INPUT section start

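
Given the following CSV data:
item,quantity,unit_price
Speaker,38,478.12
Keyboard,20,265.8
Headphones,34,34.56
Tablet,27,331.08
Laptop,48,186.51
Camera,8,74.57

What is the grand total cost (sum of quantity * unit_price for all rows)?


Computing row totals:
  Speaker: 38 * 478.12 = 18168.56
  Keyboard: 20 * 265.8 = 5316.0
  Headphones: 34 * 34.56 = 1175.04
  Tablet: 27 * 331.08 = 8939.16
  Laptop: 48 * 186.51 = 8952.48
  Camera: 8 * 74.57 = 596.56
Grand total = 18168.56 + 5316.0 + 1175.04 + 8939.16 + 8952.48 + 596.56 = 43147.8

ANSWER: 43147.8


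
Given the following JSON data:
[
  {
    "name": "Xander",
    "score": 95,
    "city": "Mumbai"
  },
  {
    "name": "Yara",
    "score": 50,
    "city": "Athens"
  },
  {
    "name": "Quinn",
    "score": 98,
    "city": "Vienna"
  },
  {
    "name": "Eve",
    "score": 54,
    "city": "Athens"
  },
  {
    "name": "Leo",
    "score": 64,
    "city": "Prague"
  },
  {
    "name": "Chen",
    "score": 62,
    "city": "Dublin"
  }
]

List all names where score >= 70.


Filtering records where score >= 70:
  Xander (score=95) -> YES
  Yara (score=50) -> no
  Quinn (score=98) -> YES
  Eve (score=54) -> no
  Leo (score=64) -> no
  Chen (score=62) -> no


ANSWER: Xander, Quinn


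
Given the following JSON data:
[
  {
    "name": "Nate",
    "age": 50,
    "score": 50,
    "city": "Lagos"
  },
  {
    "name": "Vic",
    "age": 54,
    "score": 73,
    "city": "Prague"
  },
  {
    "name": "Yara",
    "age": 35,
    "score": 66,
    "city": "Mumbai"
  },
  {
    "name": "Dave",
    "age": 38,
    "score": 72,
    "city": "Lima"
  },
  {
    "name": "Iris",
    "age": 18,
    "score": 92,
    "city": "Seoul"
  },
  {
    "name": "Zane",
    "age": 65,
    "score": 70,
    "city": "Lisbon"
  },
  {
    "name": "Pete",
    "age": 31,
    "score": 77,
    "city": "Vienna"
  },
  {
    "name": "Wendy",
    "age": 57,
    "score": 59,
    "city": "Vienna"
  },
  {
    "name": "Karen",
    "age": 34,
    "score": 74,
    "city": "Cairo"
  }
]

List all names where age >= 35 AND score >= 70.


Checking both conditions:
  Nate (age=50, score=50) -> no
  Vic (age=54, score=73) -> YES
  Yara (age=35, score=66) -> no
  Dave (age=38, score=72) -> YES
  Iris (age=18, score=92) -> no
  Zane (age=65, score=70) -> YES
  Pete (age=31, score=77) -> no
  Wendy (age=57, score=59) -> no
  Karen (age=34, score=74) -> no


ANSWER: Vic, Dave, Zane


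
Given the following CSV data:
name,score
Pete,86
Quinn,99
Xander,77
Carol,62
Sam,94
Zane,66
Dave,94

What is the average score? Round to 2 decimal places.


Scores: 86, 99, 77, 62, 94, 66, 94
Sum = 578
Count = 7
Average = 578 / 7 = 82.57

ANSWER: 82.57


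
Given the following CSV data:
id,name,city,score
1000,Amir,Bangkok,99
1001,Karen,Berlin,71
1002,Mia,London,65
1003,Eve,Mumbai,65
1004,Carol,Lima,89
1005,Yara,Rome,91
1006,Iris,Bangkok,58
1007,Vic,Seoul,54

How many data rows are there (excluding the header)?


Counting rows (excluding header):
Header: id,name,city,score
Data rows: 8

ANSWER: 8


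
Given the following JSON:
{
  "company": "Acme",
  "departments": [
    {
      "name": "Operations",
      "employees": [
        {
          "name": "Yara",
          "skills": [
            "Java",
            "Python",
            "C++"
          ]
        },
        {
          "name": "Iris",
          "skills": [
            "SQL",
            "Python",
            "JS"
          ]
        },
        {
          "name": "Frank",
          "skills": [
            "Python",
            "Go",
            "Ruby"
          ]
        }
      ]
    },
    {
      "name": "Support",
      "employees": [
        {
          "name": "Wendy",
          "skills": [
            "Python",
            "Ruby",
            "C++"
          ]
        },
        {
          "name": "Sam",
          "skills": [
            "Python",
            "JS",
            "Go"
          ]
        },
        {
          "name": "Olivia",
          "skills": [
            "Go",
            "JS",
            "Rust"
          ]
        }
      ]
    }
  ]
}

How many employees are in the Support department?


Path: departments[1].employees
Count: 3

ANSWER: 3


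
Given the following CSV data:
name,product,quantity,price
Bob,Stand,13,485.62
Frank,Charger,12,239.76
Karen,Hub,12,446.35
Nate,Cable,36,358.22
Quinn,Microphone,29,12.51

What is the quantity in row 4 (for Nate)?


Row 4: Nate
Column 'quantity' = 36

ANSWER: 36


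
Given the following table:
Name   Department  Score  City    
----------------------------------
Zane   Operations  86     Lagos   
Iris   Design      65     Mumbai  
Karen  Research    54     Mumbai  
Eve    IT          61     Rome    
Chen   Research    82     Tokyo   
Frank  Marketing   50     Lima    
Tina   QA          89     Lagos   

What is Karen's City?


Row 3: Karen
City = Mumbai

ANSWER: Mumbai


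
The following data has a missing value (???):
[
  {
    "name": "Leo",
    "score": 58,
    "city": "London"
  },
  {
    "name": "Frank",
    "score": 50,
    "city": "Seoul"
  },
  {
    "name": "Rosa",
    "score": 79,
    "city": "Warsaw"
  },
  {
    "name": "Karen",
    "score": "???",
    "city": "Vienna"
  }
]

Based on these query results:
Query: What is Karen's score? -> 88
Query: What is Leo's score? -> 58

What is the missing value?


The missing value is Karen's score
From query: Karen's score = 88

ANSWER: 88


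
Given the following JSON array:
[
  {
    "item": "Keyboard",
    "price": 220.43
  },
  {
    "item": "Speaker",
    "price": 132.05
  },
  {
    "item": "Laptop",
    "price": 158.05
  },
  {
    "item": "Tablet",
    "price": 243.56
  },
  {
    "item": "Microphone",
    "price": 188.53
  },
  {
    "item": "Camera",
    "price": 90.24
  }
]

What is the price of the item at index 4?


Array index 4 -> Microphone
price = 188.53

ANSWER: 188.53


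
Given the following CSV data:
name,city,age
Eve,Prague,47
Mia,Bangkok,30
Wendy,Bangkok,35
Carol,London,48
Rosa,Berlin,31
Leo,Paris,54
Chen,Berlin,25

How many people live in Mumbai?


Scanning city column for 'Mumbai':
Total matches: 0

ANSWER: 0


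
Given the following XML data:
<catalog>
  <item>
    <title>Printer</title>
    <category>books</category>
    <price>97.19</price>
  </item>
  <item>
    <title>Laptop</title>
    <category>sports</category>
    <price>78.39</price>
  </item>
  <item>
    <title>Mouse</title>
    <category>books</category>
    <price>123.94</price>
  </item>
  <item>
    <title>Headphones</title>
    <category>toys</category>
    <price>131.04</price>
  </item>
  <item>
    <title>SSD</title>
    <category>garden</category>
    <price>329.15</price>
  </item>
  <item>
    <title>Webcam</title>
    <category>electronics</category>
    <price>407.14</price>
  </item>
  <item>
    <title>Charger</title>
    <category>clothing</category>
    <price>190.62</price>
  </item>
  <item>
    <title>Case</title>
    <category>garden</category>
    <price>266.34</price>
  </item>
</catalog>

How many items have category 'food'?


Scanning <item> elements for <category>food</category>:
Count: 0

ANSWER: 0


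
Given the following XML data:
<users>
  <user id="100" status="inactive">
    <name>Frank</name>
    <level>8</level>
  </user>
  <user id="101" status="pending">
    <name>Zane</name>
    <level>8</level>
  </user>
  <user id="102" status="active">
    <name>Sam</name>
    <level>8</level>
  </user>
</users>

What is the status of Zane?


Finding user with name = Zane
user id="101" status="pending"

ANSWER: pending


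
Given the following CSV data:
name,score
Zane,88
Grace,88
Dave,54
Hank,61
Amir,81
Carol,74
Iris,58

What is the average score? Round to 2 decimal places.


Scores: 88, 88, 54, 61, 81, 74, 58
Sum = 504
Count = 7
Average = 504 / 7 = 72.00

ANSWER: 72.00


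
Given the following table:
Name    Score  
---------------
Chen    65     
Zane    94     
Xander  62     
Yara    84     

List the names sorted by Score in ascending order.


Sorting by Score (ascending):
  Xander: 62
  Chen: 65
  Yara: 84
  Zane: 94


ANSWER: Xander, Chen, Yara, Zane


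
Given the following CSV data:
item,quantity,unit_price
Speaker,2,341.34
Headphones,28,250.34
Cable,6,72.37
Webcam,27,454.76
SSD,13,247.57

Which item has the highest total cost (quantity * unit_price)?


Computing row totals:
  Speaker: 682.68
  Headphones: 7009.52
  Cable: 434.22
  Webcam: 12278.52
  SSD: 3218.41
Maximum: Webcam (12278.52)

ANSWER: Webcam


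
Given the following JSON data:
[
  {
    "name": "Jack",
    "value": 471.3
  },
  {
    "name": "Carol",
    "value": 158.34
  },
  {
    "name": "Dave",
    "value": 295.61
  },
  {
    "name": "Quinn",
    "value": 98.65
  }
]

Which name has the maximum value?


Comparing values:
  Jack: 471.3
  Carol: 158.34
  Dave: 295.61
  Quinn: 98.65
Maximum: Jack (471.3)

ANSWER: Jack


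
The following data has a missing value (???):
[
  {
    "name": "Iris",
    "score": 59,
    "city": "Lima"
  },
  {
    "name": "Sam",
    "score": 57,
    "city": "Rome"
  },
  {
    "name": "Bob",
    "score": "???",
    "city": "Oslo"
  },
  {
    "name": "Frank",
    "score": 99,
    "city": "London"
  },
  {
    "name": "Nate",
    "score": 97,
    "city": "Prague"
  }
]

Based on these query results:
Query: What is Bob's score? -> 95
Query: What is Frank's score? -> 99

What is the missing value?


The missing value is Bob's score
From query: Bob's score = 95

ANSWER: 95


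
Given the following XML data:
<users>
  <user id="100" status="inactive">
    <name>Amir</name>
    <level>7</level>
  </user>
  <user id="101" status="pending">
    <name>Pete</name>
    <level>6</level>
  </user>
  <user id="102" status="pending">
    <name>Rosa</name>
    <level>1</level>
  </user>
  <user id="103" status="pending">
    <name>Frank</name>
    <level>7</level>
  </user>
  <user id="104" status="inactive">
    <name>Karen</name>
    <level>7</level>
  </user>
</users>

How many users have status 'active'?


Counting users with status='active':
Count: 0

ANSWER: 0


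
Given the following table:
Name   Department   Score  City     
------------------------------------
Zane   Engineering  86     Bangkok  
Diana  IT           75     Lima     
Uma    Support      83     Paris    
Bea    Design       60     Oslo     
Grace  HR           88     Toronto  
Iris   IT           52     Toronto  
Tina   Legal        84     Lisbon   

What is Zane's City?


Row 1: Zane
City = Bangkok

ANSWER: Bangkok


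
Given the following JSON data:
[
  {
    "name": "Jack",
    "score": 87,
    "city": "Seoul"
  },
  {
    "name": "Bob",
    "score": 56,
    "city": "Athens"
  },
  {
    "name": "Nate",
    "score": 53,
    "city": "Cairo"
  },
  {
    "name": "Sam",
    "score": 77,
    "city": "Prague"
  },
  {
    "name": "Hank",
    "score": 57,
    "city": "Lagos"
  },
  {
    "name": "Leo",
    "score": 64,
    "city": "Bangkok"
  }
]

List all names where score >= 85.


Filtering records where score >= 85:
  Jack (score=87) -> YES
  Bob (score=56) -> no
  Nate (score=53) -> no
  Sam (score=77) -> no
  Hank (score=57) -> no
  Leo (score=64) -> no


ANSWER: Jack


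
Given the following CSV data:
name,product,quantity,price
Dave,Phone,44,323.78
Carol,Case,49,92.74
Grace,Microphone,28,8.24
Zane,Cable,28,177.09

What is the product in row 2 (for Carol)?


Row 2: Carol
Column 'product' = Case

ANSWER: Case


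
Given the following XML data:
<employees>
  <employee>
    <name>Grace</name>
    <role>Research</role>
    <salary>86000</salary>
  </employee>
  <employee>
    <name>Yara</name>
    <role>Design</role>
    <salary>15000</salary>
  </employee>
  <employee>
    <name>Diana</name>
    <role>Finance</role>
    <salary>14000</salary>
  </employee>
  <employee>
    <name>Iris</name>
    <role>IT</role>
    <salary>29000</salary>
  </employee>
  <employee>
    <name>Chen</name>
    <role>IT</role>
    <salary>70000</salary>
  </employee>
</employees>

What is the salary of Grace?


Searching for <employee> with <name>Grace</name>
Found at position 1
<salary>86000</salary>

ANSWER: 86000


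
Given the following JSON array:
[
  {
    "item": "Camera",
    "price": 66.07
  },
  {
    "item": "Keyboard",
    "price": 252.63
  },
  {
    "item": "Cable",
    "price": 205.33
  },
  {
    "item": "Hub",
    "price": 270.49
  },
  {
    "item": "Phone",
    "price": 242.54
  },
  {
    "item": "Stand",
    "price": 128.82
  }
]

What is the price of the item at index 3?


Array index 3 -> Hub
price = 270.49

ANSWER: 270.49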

INPUT section end

#### [WHAT THIS TASK INVOLVES]
Search the listing above for the string "Toronto". Copy every line that contains it.

#### [RESULT]
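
Grace  HR           88     Toronto  
Iris   IT           52     Toronto  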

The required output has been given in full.